> [Stored items]
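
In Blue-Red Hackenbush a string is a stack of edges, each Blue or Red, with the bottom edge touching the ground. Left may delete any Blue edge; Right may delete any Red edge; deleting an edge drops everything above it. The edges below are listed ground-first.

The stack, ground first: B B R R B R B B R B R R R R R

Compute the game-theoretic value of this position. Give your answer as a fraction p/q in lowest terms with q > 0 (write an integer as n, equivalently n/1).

edge 1 of 15 (B): { 0 | (no moves) } gives 1
edge 2 of 15 (B): { 0, 1 | (no moves) } gives 2
edge 3 of 15 (R): { 0, 1 | 2 } gives 3/2
edge 4 of 15 (R): { 0, 1 | 3/2, 2 } gives 5/4
edge 5 of 15 (B): { 0, 1, 5/4 | 3/2, 2 } gives 11/8
edge 6 of 15 (R): { 0, 1, 5/4 | 11/8, 3/2, 2 } gives 21/16
edge 7 of 15 (B): { 0, 1, 5/4, 21/16 | 11/8, 3/2, 2 } gives 43/32
edge 8 of 15 (B): { 0, 1, 5/4, 21/16, 43/32 | 11/8, 3/2, 2 } gives 87/64
edge 9 of 15 (R): { 0, 1, 5/4, 21/16, 43/32 | 87/64, 11/8, 3/2, 2 } gives 173/128
edge 10 of 15 (B): { 0, 1, 5/4, 21/16, 43/32, 173/128 | 87/64, 11/8, 3/2, 2 } gives 347/256
edge 11 of 15 (R): { 0, 1, 5/4, 21/16, 43/32, 173/128 | 347/256, 87/64, 11/8, 3/2, 2 } gives 693/512
edge 12 of 15 (R): { 0, 1, 5/4, 21/16, 43/32, 173/128 | 693/512, 347/256, 87/64, 11/8, 3/2, 2 } gives 1385/1024
edge 13 of 15 (R): { 0, 1, 5/4, 21/16, 43/32, 173/128 | 1385/1024, 693/512, 347/256, 87/64, 11/8, 3/2, 2 } gives 2769/2048
edge 14 of 15 (R): { 0, 1, 5/4, 21/16, 43/32, 173/128 | 2769/2048, 1385/1024, 693/512, 347/256, 87/64, 11/8, 3/2, 2 } gives 5537/4096
edge 15 of 15 (R): { 0, 1, 5/4, 21/16, 43/32, 173/128 | 5537/4096, 2769/2048, 1385/1024, 693/512, 347/256, 87/64, 11/8, 3/2, 2 } gives 11073/8192

11073/8192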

> [WHAT YOU NEED TO DO] Return each line of the records above in which the word "first" occurs.

> [RESPONSE BOX]
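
In Blue-Red Hackenbush a string is a stack of edges, each Blue or Red, with the bottom edge touching the ground. Left may delete any Blue edge; Right may delete any Red edge; deleting an edge drops everything above it. The edges below are listed ground-first.
The stack, ground first: B B R R B R B B R B R R R R R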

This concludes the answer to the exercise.